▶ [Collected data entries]

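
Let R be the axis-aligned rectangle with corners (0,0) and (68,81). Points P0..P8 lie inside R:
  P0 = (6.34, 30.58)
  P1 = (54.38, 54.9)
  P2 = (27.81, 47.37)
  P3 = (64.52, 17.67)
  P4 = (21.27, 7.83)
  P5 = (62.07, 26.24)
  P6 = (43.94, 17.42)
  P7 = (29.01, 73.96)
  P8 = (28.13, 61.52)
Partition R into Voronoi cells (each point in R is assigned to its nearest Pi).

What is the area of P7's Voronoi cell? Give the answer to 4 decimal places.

1. box [0,68]×[0,81]: [(0, 0) (68, 0) (68, 81) (0, 81)]
2. ⊥bis P7·P0 via (17.675,52.27): [(0, 61.5068) (68, 25.9706) (68, 81) (0, 81)]  |A|=2533.7683
3. ⊥bis P7·P1 via (41.695,64.43): [(0, 61.5068) (28.3631, 46.6845) (54.1437, 81) (0, 81)]  |A|=1205.4292
4. ⊥bis P7·P2 via (28.41,60.665): [(0, 61.9471) (38.5235, 60.2086) (54.1437, 81) (0, 81)]  |A|=929.8543
5. ⊥bis P7·P3 via (46.765,45.815): [(0, 61.9471) (38.5235, 60.2086) (54.1437, 81) (0, 81)]  |A|=929.8543
6. ⊥bis P7·P4 via (25.14,40.895): [(0, 61.9471) (38.5235, 60.2086) (54.1437, 81) (0, 81)]  |A|=929.8543
7. ⊥bis P7·P5 via (45.54,50.1): [(0, 61.9471) (38.5235, 60.2086) (54.1437, 81) (0, 81)]  |A|=929.8543
8. ⊥bis P7·P6 via (36.475,45.69): [(0, 61.9471) (38.5235, 60.2086) (54.1437, 81) (0, 81)]  |A|=929.8543
9. ⊥bis P7·P8 via (28.57,67.74): [(0, 69.761) (43.3939, 66.6914) (54.1437, 81) (0, 81)]  |A|=631.213
10. canonical 4-gon: [(0, 69.761) (43.3939, 66.6914) (54.1437, 81) (0, 81)]
11. shoelace: 631.213

Area of P7's cell: 631.2130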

▶ [REQUIRED WORK] Send back an exact copy of only the lines from the line with "P6 = (43.94, 17.42)" up to and including the line with "Partition R into" in the data above.

▶ [EXERCISE RESULT]
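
  P6 = (43.94, 17.42)
  P7 = (29.01, 73.96)
  P8 = (28.13, 61.52)
Partition R into Voronoi cells (each point in R is assigned to its nearest Pi).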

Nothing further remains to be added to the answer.